### Entries supplied
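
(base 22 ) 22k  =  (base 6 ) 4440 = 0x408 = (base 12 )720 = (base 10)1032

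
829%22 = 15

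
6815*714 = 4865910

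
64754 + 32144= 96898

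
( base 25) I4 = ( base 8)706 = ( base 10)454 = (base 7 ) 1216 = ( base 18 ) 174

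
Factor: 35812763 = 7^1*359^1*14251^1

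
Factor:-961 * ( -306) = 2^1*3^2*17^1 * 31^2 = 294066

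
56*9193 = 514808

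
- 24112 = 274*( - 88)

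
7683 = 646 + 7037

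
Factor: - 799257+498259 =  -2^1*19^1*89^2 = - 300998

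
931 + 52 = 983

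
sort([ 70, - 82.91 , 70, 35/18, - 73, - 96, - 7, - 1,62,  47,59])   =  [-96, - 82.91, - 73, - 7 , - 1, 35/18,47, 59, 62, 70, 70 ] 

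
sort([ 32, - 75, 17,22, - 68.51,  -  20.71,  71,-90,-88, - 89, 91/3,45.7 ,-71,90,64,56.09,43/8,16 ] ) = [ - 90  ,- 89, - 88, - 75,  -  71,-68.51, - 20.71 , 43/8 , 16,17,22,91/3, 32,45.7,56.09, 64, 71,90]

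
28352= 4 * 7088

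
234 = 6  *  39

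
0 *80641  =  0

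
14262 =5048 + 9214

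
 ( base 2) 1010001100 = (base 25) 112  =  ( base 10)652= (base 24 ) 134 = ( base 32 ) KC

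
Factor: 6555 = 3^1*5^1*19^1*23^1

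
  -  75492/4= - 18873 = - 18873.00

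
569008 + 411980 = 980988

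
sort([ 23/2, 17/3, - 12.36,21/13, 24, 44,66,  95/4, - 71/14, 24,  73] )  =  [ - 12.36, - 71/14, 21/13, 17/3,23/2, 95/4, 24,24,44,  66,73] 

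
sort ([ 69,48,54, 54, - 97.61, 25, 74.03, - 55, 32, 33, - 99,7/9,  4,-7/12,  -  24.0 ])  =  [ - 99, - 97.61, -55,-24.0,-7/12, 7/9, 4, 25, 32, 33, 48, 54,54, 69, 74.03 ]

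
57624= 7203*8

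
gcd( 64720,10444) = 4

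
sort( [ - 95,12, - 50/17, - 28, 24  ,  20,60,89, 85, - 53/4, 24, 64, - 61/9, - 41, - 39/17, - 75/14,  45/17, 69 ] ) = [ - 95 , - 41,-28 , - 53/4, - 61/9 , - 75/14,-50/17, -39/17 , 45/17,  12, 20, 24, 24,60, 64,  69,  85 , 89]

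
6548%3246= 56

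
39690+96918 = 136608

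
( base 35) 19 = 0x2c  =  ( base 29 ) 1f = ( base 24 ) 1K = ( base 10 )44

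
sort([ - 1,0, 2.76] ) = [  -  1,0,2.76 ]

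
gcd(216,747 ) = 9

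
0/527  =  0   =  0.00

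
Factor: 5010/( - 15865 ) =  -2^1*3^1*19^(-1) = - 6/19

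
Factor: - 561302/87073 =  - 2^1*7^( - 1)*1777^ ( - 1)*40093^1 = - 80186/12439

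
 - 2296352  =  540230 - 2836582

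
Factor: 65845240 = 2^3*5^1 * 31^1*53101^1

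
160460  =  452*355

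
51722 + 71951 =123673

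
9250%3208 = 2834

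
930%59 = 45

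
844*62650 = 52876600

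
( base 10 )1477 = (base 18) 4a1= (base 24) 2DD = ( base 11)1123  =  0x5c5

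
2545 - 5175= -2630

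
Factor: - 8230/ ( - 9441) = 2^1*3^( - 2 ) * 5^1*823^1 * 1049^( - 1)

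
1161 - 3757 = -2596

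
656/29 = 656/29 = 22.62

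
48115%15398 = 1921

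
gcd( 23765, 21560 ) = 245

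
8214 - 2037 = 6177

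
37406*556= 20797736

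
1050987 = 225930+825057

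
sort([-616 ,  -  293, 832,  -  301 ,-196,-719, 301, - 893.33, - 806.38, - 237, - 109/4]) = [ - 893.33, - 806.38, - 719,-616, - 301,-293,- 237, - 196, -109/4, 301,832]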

### Task to complete
Copy, exactly as written, the lines above, beginning with the one that contains "51722 + 71951 =123673" and ending with the last.

### Result of this exercise
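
51722 + 71951 =123673

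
9250%3208 = 2834

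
930%59 = 45

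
844*62650 = 52876600

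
( base 10 )1477 = (base 18) 4a1= (base 24) 2DD = ( base 11)1123  =  0x5c5

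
2545 - 5175= -2630

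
Factor: - 8230/ ( - 9441) = 2^1*3^( - 2 ) * 5^1*823^1 * 1049^( - 1)

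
1161 - 3757 = -2596

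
656/29 = 656/29 = 22.62

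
48115%15398 = 1921

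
gcd( 23765, 21560 ) = 245

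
8214 - 2037 = 6177

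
37406*556= 20797736

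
1050987 = 225930+825057

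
sort([-616 ,  -  293, 832,  -  301 ,-196,-719, 301, - 893.33, - 806.38, - 237, - 109/4]) = [ - 893.33, - 806.38, - 719,-616, - 301,-293,- 237, - 196, -109/4, 301,832]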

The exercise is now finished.